» **Instructions for the task**
Each line of the records that holds the word "range" should be copied out.

» **Stored data**
........

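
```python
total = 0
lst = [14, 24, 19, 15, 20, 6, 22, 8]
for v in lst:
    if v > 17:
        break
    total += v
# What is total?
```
Trace:
  total=0
  total=14, v=14
  total=14, v=24

Final answer: 14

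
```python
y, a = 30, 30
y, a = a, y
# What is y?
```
Trace:
  y=30, a=30
  y=30, a=30

Final answer: 30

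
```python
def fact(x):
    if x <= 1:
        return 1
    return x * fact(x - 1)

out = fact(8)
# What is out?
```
Call trace:
fact(x=8)
  fact(x=7)
    fact(x=6)
      fact(x=5)
        fact(x=4)
          fact(x=3)
            fact(x=2)
              fact(x=1)
              -> return 1
            -> return 2
          -> return 6
        -> return 24
      -> return 120
    -> return 720
  -> return 5040
-> return 40320

Final answer: 40320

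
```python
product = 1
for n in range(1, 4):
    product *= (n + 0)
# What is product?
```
Trace:
  product=1
  product=1, n=1
  product=2, n=2
  product=6, n=3

Final answer: 6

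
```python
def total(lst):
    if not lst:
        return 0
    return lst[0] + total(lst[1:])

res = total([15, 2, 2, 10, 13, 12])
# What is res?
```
Call trace:
total(lst=[15, 2, 2, 10, 13, 12])
  total(lst=[2, 2, 10, 13, 12])
    total(lst=[2, 10, 13, 12])
      total(lst=[10, 13, 12])
        total(lst=[13, 12])
          total(lst=[12])
            total(lst=[])
            -> return 0
          -> return 12
        -> return 25
      -> return 35
    -> return 37
  -> return 39
-> return 54

Final answer: 54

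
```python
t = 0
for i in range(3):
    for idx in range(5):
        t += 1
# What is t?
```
Trace:
  t=0
  t=1, i=0, idx=0
  t=2, i=0, idx=1
  t=3, i=0, idx=2
  t=4, i=0, idx=3
  t=5, i=0, idx=4
  t=6, i=1, idx=0
  t=7, i=1, idx=1
  t=8, i=1, idx=2
  t=9, i=1, idx=3
  t=10, i=1, idx=4
  t=11, i=2, idx=0
  t=12, i=2, idx=1
  t=13, i=2, idx=2
  t=14, i=2, idx=3
  t=15, i=2, idx=4

Final answer: 15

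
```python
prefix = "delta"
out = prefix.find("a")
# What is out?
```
Trace:
  prefix='delta'
  prefix='delta', out=4

Final answer: 4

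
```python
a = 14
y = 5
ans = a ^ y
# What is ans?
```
Trace:
  a=14
  a=14, y=5
  a=14, y=5, ans=11

Final answer: 11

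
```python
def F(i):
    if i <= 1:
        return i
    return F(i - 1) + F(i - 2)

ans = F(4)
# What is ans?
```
Call trace (a repeated sub-call is expanded the first time; later identical calls just restate its return value):
F(i=4)
  F(i=3)
    F(i=2)
      F(i=1)
      -> return 1
      F(i=0)
      -> return 0
    -> return 1
    F(i=1)
    -> return 1
  -> return 2
  F(i=2) -> return 1  (same call as traced above)
-> return 3

Final answer: 3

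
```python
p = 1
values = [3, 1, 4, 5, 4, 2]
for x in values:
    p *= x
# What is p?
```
Trace:
  p=1
  p=3, x=3
  p=3, x=1
  p=12, x=4
  p=60, x=5
  p=240, x=4
  p=480, x=2

Final answer: 480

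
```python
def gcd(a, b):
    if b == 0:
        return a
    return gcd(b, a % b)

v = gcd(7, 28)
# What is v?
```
Call trace:
gcd(a=7, b=28)
  gcd(a=28, b=7)
    gcd(a=7, b=0)
    -> return 7
  -> return 7
-> return 7

Final answer: 7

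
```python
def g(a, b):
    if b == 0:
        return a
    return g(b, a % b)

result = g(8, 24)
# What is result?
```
Call trace:
g(a=8, b=24)
  g(a=24, b=8)
    g(a=8, b=0)
    -> return 8
  -> return 8
-> return 8

Final answer: 8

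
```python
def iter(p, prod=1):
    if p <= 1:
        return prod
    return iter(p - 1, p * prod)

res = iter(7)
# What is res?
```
Call trace:
iter(p=7, prod=1)
  iter(p=6, prod=7)
    iter(p=5, prod=42)
      iter(p=4, prod=210)
        iter(p=3, prod=840)
          iter(p=2, prod=2520)
            iter(p=1, prod=5040)
            -> return 5040
          -> return 5040
        -> return 5040
      -> return 5040
    -> return 5040
  -> return 5040
-> return 5040

Final answer: 5040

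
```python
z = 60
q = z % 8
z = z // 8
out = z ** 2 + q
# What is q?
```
Trace:
  z=60
  z=60, q=4
  z=7, q=4
  z=7, q=4, out=53

Final answer: 4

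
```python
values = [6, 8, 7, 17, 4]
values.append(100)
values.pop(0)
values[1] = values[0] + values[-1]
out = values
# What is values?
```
Trace:
  values=[6, 8, 7, 17, 4]
  values=[6, 8, 7, 17, 4, 100]
  values=[8, 7, 17, 4, 100]
  values=[8, 108, 17, 4, 100]
  values=[8, 108, 17, 4, 100], out=[8, 108, 17, 4, 100]

Final answer: [8, 108, 17, 4, 100]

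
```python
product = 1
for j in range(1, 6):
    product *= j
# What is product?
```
Trace:
  product=1
  product=1, j=1
  product=2, j=2
  product=6, j=3
  product=24, j=4
  product=120, j=5

Final answer: 120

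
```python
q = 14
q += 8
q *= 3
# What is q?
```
Trace:
  q=14
  q=22
  q=66

Final answer: 66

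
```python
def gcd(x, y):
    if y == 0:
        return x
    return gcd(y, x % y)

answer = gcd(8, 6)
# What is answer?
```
Call trace:
gcd(x=8, y=6)
  gcd(x=6, y=2)
    gcd(x=2, y=0)
    -> return 2
  -> return 2
-> return 2

Final answer: 2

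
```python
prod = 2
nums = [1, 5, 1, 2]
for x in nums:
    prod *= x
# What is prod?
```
Trace:
  prod=2
  prod=2, x=1
  prod=10, x=5
  prod=10, x=1
  prod=20, x=2

Final answer: 20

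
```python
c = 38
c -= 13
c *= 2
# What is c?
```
Trace:
  c=38
  c=25
  c=50

Final answer: 50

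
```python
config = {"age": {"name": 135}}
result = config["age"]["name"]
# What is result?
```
Trace:
  config={'age': {'name': 135}}
  config={'age': {'name': 135}}, result=135

Final answer: 135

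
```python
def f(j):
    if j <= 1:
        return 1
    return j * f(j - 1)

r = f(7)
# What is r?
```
Call trace:
f(j=7)
  f(j=6)
    f(j=5)
      f(j=4)
        f(j=3)
          f(j=2)
            f(j=1)
            -> return 1
          -> return 2
        -> return 6
      -> return 24
    -> return 120
  -> return 720
-> return 5040

Final answer: 5040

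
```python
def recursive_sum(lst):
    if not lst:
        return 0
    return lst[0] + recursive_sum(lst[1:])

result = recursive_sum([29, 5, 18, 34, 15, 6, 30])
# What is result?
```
Call trace:
recursive_sum(lst=[29, 5, 18, 34, 15, 6, 30])
  recursive_sum(lst=[5, 18, 34, 15, 6, 30])
    recursive_sum(lst=[18, 34, 15, 6, 30])
      recursive_sum(lst=[34, 15, 6, 30])
        recursive_sum(lst=[15, 6, 30])
          recursive_sum(lst=[6, 30])
            recursive_sum(lst=[30])
              recursive_sum(lst=[])
              -> return 0
            -> return 30
          -> return 36
        -> return 51
      -> return 85
    -> return 103
  -> return 108
-> return 137

Final answer: 137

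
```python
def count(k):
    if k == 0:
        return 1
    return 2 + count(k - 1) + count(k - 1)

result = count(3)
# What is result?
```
Call trace (a repeated sub-call is expanded the first time; later identical calls just restate its return value):
count(k=3)
  count(k=2)
    count(k=1)
      count(k=0)
      -> return 1
      count(k=0)
      -> return 1
    -> return 4
    count(k=1) -> return 4  (same call as traced above)
  -> return 10
  count(k=2) -> return 10  (same call as traced above)
-> return 22

Final answer: 22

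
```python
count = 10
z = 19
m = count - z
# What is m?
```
Trace:
  count=10
  count=10, z=19
  count=10, z=19, m=-9

Final answer: -9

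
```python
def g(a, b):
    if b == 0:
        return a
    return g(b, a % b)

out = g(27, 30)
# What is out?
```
Call trace:
g(a=27, b=30)
  g(a=30, b=27)
    g(a=27, b=3)
      g(a=3, b=0)
      -> return 3
    -> return 3
  -> return 3
-> return 3

Final answer: 3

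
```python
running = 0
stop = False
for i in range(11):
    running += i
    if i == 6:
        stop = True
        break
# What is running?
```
Trace:
  running=0
  running=0, stop=False
  running=0, stop=False, i=0
  running=1, stop=False, i=1
  running=3, stop=False, i=2
  running=6, stop=False, i=3
  running=10, stop=False, i=4
  running=15, stop=False, i=5
  running=21, stop=True, i=6

Final answer: 21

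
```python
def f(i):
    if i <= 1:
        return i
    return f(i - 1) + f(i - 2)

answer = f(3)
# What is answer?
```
Call trace:
f(i=3)
  f(i=2)
    f(i=1)
    -> return 1
    f(i=0)
    -> return 0
  -> return 1
  f(i=1)
  -> return 1
-> return 2

Final answer: 2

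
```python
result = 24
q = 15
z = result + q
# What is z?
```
Trace:
  result=24
  result=24, q=15
  result=24, q=15, z=39

Final answer: 39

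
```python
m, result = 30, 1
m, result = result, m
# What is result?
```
Trace:
  m=30, result=1
  m=1, result=30

Final answer: 30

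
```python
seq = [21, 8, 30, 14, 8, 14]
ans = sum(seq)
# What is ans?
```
Trace:
  seq=[21, 8, 30, 14, 8, 14]
  seq=[21, 8, 30, 14, 8, 14], ans=95

Final answer: 95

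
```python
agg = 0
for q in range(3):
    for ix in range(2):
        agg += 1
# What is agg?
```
Trace:
  agg=0
  agg=1, q=0, ix=0
  agg=2, q=0, ix=1
  agg=3, q=1, ix=0
  agg=4, q=1, ix=1
  agg=5, q=2, ix=0
  agg=6, q=2, ix=1

Final answer: 6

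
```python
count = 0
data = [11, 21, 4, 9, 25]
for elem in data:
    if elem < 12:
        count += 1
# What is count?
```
Trace:
  count=0
  count=1, elem=11
  count=1, elem=21
  count=2, elem=4
  count=3, elem=9
  count=3, elem=25

Final answer: 3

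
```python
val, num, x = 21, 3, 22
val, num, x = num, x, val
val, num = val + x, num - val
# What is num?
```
Trace:
  val=21, num=3, x=22
  val=3, num=22, x=21
  val=24, num=19, x=21

Final answer: 19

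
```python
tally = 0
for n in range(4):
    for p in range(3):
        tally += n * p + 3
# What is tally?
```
Trace:
  tally=0
  tally=3, n=0, p=0
  tally=6, n=0, p=1
  tally=9, n=0, p=2
  tally=12, n=1, p=0
  tally=16, n=1, p=1
  tally=21, n=1, p=2
  tally=24, n=2, p=0
  tally=29, n=2, p=1
  tally=36, n=2, p=2
  tally=39, n=3, p=0
  tally=45, n=3, p=1
  tally=54, n=3, p=2

Final answer: 54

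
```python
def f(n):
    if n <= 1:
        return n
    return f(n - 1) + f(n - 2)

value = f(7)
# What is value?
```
Call trace (a repeated sub-call is expanded the first time; later identical calls just restate its return value):
f(n=7)
  f(n=6)
    f(n=5)
      f(n=4)
        f(n=3)
          f(n=2)
            f(n=1)
            -> return 1
            f(n=0)
            -> return 0
          -> return 1
          f(n=1)
          -> return 1
        -> return 2
        f(n=2) -> return 1  (same call as traced above)
      -> return 3
      f(n=3) -> return 2  (same call as traced above)
    -> return 5
    f(n=4) -> return 3  (same call as traced above)
  -> return 8
  f(n=5) -> return 5  (same call as traced above)
-> return 13

Final answer: 13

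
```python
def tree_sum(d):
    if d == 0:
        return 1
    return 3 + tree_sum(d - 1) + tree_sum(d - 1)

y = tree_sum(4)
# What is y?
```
Call trace (a repeated sub-call is expanded the first time; later identical calls just restate its return value):
tree_sum(d=4)
  tree_sum(d=3)
    tree_sum(d=2)
      tree_sum(d=1)
        tree_sum(d=0)
        -> return 1
        tree_sum(d=0)
        -> return 1
      -> return 5
      tree_sum(d=1) -> return 5  (same call as traced above)
    -> return 13
    tree_sum(d=2) -> return 13  (same call as traced above)
  -> return 29
  tree_sum(d=3) -> return 29  (same call as traced above)
-> return 61

Final answer: 61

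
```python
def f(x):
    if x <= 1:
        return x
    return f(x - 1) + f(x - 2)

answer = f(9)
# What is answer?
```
Call trace (a repeated sub-call is expanded the first time; later identical calls just restate its return value):
f(x=9)
  f(x=8)
    f(x=7)
      f(x=6)
        f(x=5)
          f(x=4)
            f(x=3)
              f(x=2)
                f(x=1)
                -> return 1
                f(x=0)
                -> return 0
              -> return 1
              f(x=1)
              -> return 1
            -> return 2
            f(x=2) -> return 1  (same call as traced above)
          -> return 3
          f(x=3) -> return 2  (same call as traced above)
        -> return 5
        f(x=4) -> return 3  (same call as traced above)
      -> return 8
      f(x=5) -> return 5  (same call as traced above)
    -> return 13
    f(x=6) -> return 8  (same call as traced above)
  -> return 21
  f(x=7) -> return 13  (same call as traced above)
-> return 34

Final answer: 34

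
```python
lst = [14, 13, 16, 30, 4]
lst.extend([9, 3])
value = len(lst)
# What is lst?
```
Trace:
  lst=[14, 13, 16, 30, 4]
  lst=[14, 13, 16, 30, 4, 9, 3]
  lst=[14, 13, 16, 30, 4, 9, 3], value=7

Final answer: [14, 13, 16, 30, 4, 9, 3]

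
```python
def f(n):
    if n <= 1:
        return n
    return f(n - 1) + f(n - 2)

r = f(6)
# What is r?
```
Call trace (a repeated sub-call is expanded the first time; later identical calls just restate its return value):
f(n=6)
  f(n=5)
    f(n=4)
      f(n=3)
        f(n=2)
          f(n=1)
          -> return 1
          f(n=0)
          -> return 0
        -> return 1
        f(n=1)
        -> return 1
      -> return 2
      f(n=2) -> return 1  (same call as traced above)
    -> return 3
    f(n=3) -> return 2  (same call as traced above)
  -> return 5
  f(n=4) -> return 3  (same call as traced above)
-> return 8

Final answer: 8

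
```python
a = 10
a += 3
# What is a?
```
Trace:
  a=10
  a=13

Final answer: 13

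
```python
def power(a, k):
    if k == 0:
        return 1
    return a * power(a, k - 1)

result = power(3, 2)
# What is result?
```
Call trace:
power(a=3, k=2)
  power(a=3, k=1)
    power(a=3, k=0)
    -> return 1
  -> return 3
-> return 9

Final answer: 9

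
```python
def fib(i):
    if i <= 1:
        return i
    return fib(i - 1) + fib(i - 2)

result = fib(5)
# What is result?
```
Call trace (a repeated sub-call is expanded the first time; later identical calls just restate its return value):
fib(i=5)
  fib(i=4)
    fib(i=3)
      fib(i=2)
        fib(i=1)
        -> return 1
        fib(i=0)
        -> return 0
      -> return 1
      fib(i=1)
      -> return 1
    -> return 2
    fib(i=2) -> return 1  (same call as traced above)
  -> return 3
  fib(i=3) -> return 2  (same call as traced above)
-> return 5

Final answer: 5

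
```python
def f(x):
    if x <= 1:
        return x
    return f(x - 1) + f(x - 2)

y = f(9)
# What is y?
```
Call trace (a repeated sub-call is expanded the first time; later identical calls just restate its return value):
f(x=9)
  f(x=8)
    f(x=7)
      f(x=6)
        f(x=5)
          f(x=4)
            f(x=3)
              f(x=2)
                f(x=1)
                -> return 1
                f(x=0)
                -> return 0
              -> return 1
              f(x=1)
              -> return 1
            -> return 2
            f(x=2) -> return 1  (same call as traced above)
          -> return 3
          f(x=3) -> return 2  (same call as traced above)
        -> return 5
        f(x=4) -> return 3  (same call as traced above)
      -> return 8
      f(x=5) -> return 5  (same call as traced above)
    -> return 13
    f(x=6) -> return 8  (same call as traced above)
  -> return 21
  f(x=7) -> return 13  (same call as traced above)
-> return 34

Final answer: 34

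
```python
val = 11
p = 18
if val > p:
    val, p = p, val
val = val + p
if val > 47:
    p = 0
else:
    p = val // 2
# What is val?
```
Trace:
  val=11
  val=11, p=18
  val=11, p=18
  val=29, p=18
  val=29, p=14

Final answer: 29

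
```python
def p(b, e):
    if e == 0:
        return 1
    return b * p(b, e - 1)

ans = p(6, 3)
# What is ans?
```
Call trace:
p(b=6, e=3)
  p(b=6, e=2)
    p(b=6, e=1)
      p(b=6, e=0)
      -> return 1
    -> return 6
  -> return 36
-> return 216

Final answer: 216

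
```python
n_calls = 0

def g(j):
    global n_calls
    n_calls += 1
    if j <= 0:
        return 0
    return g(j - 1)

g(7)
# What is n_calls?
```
Call trace:
g(j=7)
  g(j=6)
    g(j=5)
      g(j=4)
        g(j=3)
          g(j=2)
            g(j=1)
              g(j=0)
              -> return 0
            -> return 0
          -> return 0
        -> return 0
      -> return 0
    -> return 0
  -> return 0
-> return 0

n_calls is incremented once per call. g is entered once for each j = 7, 6, 5, 4, 3, 2, 1, 0 (the j <= 0 call returns without recursing), i.e. 7 + 1 calls.
n_calls = 8

Final answer: 8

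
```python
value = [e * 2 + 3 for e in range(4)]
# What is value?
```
Trace:
  e=0
  e=1
  e=2
  e=3
  value=[3, 5, 7, 9]

Final answer: [3, 5, 7, 9]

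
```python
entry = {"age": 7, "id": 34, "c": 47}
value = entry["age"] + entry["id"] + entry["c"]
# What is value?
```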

........

» **Answer space**
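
for n in range(1, 4):
for i in range(3):
    for idx in range(5):
for j in range(1, 6):
for i in range(11):
for q in range(3):
    for ix in range(2):
for n in range(4):
    for p in range(3):
value = [e * 2 + 3 for e in range(4)]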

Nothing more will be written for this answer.